Work to complete:
List each line of the data in which the string "between" appears.

Data extracts:
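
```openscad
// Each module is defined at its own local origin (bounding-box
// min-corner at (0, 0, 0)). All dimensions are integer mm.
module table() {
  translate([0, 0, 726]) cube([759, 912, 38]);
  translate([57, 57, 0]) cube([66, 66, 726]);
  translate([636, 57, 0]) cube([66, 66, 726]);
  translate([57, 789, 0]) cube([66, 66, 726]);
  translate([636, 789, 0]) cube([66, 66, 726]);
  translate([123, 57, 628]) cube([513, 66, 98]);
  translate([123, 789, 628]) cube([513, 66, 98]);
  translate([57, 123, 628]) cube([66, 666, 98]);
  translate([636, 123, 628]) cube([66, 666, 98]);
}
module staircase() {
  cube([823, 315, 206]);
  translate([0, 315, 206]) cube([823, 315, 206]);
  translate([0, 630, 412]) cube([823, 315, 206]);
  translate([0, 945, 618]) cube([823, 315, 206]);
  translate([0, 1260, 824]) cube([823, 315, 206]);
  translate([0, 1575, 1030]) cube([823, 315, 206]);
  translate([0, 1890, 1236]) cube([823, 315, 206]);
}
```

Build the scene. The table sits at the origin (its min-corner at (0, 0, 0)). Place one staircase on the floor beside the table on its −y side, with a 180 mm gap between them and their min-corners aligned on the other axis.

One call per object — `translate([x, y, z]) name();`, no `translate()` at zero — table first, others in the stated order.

table();
translate([0, -2385, 0]) staircase();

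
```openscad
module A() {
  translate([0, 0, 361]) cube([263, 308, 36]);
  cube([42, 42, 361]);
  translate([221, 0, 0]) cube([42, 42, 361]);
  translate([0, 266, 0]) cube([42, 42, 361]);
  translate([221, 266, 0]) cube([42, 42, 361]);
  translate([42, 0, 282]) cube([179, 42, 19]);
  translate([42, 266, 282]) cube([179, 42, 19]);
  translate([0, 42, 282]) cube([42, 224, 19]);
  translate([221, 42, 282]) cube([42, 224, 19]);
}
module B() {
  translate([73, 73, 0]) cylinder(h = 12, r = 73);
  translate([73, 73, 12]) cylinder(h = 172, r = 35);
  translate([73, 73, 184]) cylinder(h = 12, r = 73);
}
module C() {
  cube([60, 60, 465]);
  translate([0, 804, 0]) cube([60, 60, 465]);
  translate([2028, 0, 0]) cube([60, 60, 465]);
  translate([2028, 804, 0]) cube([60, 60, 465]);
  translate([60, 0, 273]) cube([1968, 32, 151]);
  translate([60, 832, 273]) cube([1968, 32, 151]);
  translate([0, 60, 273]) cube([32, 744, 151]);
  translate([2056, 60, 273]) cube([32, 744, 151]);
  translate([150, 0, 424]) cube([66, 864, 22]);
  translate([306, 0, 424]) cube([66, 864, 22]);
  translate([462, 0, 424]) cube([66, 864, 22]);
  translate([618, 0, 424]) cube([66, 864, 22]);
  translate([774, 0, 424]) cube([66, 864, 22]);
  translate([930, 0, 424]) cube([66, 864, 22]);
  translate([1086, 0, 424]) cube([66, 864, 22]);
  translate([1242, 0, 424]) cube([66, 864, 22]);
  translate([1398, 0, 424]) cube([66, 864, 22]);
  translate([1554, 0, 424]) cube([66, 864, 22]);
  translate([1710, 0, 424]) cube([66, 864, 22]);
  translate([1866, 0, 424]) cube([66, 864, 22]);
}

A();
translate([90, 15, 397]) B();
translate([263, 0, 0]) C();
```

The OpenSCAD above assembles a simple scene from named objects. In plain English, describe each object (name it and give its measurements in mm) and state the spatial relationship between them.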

Completed task:
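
Build the scene. The table sits at the origin (its min-corner at (0, 0, 0)). Place one staircase on the floor beside the table on its −y side, with a 180 mm gap between them and their min-corners aligned on the other axis.
The OpenSCAD above assembles a simple scene from named objects. In plain English, describe each object (name it and give its measurements in mm) and state the spatial relationship between them.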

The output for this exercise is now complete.